━━━━━ RECORDS FOR THE EXERCISE ━━━━━

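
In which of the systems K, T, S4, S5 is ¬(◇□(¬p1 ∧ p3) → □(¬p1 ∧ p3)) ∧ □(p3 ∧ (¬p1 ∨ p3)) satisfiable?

K, T, S4

S5-tableau for the formula:
1. ¬(◇□(¬p1 ∧ p3) → □(¬p1 ∧ p3)) ∧ □(p3 ∧ (¬p1 ∨ p3)), 0
2. ¬(◇□(¬p1 ∧ p3) → □(¬p1 ∧ p3)), 0   [∧-rule on 1]
3. □(p3 ∧ (¬p1 ∨ p3)), 0   [∧-rule on 1]
4. ◇□(¬p1 ∧ p3), 0   [¬→-rule on 2]
5. ¬□(¬p1 ∧ p3), 0   [¬→-rule on 2]
6. p3 ∧ (¬p1 ∨ p3), 0   [□-rule on 3 via 0R0]
7. p3, 0   [∧-rule on 6]
8. ¬p1 ∨ p3, 0   [∧-rule on 6]
9. □(¬p1 ∧ p3), 1   [◇-rule on 4: fresh world 1, 0R1]
10. p3 ∧ (¬p1 ∨ p3), 1   [□-rule on 3 via 0R1]
11. p3, 1   [∧-rule on 10]
12. ¬p1 ∨ p3, 1   [∧-rule on 10]
13. ¬p1 ∧ p3, 0   [□-rule on 9 via 1R0]
14. ¬p1, 0   [∧-rule on 13]
15. ¬p1 ∧ p3, 1   [□-rule on 9 via 1R1]
16. ¬p1, 1   [∧-rule on 15]
17. ¬(¬p1 ∧ p3), 2   [¬□-rule on 5: fresh world 2, 0R2]
18. p3 ∧ (¬p1 ∨ p3), 2   [□-rule on 3 via 0R2]
19. p3, 2   [∧-rule on 18]
20. ¬p1 ∨ p3, 2   [∧-rule on 18]
21. ¬p1 ∧ p3, 2   [□-rule on 9 via 1R2]
22. ¬p1, 2   [∧-rule on 21]
23. ¬p3, 2   [¬∧-rule on 17 (branches; this branch)]
Accessibility: 0R0, 0R1, 0R2, 1R0, 1R1, 1R2, 2R0, 2R1, 2R2
Branch closes: p3 and ¬p3 both at 2.
Every branch closes (one shown): unsatisfiable in S5.
S4-tableau for the formula:
1. ¬(◇□(¬p1 ∧ p3) → □(¬p1 ∧ p3)) ∧ □(p3 ∧ (¬p1 ∨ p3)), 0
2. ¬(◇□(¬p1 ∧ p3) → □(¬p1 ∧ p3)), 0   [∧-rule on 1]
3. □(p3 ∧ (¬p1 ∨ p3)), 0   [∧-rule on 1]
4. ◇□(¬p1 ∧ p3), 0   [¬→-rule on 2]
5. ¬□(¬p1 ∧ p3), 0   [¬→-rule on 2]
6. p3 ∧ (¬p1 ∨ p3), 0   [□-rule on 3 via 0R0]
7. p3, 0   [∧-rule on 6]
8. ¬p1 ∨ p3, 0   [∧-rule on 6]
9. □(¬p1 ∧ p3), 1   [◇-rule on 4: fresh world 1, 0R1]
10. p3 ∧ (¬p1 ∨ p3), 1   [□-rule on 3 via 0R1]
11. p3, 1   [∧-rule on 10]
12. ¬p1 ∨ p3, 1   [∧-rule on 10]
13. ¬p1 ∧ p3, 1   [□-rule on 9 via 1R1]
14. ¬p1, 1   [∧-rule on 13]
15. ¬(¬p1 ∧ p3), 2   [¬□-rule on 5: fresh world 2, 0R2]
16. p3 ∧ (¬p1 ∨ p3), 2   [□-rule on 3 via 0R2]
17. p3, 2   [∧-rule on 16]
18. ¬p1 ∨ p3, 2   [∧-rule on 16]
19. p1, 2   [¬∧-rule on 15 (branches; this branch)]
Accessibility: 0R0, 0R1, 0R2, 1R1, 2R2
Complete open branch: satisfiable in S4, hence also in K, T (this S4-model is also a K-model and a T-model).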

━━━━━

• [INSTRUCTIONS FOR THE TASK] Using the records above, find and show each line with the string "formula".

• [YOUR SOLUTION]
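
S5-tableau for the formula:
S4-tableau for the formula: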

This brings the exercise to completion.